Look through the records below for the line with "q(p(pair(e, a))) → a". Return that line and each one after it up to and including the line with "f(a, pair(U, U))", exactly.

══════════

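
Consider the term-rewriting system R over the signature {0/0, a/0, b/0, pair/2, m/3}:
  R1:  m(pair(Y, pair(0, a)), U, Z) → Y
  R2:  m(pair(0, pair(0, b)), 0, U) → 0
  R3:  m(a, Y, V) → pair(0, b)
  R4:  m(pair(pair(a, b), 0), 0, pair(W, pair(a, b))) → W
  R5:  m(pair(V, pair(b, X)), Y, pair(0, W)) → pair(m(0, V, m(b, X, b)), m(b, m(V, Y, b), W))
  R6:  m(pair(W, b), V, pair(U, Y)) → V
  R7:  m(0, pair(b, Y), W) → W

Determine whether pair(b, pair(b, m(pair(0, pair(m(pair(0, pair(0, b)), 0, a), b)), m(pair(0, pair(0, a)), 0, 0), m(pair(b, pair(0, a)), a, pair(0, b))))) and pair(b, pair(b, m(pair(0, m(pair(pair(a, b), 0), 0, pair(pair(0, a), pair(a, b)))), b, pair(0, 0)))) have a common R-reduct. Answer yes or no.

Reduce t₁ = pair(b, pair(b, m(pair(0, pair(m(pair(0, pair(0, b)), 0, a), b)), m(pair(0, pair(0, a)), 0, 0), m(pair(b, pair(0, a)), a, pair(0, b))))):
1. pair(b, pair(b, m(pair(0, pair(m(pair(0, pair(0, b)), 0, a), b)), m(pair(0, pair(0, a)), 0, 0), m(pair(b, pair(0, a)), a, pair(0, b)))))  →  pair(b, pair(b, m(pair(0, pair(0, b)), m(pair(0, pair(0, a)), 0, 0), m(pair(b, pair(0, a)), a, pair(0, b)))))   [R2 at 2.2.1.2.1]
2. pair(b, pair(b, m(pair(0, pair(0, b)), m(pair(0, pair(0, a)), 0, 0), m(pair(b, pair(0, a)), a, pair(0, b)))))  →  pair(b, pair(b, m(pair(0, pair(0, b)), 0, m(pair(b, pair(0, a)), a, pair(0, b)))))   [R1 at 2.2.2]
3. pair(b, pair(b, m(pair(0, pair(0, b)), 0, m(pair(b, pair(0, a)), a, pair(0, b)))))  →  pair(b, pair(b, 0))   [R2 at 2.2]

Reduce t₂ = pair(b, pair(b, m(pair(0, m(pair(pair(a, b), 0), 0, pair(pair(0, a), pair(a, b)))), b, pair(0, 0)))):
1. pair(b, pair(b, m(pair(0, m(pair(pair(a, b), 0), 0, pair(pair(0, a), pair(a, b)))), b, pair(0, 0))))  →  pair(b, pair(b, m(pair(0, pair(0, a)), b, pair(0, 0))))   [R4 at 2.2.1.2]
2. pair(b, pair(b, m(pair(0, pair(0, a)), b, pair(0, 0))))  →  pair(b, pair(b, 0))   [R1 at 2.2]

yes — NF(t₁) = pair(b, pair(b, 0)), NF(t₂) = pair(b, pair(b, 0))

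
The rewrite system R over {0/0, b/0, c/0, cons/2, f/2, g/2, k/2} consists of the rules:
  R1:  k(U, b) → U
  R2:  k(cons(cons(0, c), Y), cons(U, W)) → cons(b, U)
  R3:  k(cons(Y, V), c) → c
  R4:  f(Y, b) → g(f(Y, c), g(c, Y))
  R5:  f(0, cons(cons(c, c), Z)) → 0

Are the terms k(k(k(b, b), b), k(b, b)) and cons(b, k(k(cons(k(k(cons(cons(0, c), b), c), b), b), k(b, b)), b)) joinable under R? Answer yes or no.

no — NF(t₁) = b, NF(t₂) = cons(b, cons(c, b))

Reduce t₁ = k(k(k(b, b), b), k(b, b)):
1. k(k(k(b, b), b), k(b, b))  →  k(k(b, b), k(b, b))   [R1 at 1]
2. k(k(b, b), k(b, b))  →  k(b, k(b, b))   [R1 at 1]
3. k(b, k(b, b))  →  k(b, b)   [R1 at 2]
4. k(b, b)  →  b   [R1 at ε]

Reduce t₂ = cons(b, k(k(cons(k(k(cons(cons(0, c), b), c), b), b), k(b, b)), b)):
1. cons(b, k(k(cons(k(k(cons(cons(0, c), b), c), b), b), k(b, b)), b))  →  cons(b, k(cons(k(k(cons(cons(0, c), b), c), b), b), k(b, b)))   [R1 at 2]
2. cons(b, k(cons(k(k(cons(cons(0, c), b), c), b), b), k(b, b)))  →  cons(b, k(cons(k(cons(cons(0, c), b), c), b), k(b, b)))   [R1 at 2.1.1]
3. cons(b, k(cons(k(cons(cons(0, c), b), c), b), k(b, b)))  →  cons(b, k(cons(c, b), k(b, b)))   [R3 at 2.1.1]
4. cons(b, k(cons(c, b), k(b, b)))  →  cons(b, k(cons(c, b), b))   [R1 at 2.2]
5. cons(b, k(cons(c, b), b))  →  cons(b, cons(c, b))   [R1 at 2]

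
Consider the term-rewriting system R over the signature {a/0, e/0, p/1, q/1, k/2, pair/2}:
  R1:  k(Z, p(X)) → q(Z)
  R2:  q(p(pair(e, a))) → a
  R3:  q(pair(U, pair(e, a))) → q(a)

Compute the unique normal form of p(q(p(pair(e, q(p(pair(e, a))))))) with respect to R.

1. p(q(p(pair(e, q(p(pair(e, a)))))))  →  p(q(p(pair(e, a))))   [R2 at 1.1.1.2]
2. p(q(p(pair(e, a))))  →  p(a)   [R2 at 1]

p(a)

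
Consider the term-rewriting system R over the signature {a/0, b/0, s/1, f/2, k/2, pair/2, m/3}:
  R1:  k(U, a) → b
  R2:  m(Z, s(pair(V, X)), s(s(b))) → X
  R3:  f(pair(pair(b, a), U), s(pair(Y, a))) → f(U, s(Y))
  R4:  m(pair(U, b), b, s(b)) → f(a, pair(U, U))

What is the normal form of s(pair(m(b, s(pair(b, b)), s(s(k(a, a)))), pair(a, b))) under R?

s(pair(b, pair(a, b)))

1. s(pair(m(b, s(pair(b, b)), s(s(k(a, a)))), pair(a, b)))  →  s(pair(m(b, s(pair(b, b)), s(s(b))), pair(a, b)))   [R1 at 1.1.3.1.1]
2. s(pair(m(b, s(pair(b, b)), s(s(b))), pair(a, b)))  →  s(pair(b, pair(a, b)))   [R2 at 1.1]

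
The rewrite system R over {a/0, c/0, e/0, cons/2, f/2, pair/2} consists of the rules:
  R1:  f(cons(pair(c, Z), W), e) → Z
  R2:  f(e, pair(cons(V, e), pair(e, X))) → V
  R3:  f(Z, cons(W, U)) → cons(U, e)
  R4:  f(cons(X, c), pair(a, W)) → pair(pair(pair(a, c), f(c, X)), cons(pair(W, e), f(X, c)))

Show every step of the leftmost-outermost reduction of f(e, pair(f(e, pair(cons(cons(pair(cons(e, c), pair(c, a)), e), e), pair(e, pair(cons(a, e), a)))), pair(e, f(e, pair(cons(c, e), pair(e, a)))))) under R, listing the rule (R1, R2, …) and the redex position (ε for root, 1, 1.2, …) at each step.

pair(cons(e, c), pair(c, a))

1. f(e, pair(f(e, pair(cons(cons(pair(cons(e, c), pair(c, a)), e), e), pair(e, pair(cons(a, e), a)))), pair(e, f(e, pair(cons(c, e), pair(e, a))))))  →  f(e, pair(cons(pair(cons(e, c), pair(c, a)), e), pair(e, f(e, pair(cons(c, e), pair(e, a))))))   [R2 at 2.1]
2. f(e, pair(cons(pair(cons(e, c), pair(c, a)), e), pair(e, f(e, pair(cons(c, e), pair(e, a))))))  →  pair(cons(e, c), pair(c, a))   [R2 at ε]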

══════════

> Answer section:
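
  R2:  q(p(pair(e, a))) → a
  R3:  q(pair(U, pair(e, a))) → q(a)

Compute the unique normal form of p(q(p(pair(e, q(p(pair(e, a))))))) with respect to R.

1. p(q(p(pair(e, q(p(pair(e, a)))))))  →  p(q(p(pair(e, a))))   [R2 at 1.1.1.2]
2. p(q(p(pair(e, a))))  →  p(a)   [R2 at 1]

p(a)

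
Consider the term-rewriting system R over the signature {a/0, b/0, s/1, f/2, k/2, pair/2, m/3}:
  R1:  k(U, a) → b
  R2:  m(Z, s(pair(V, X)), s(s(b))) → X
  R3:  f(pair(pair(b, a), U), s(pair(Y, a))) → f(U, s(Y))
  R4:  m(pair(U, b), b, s(b)) → f(a, pair(U, U))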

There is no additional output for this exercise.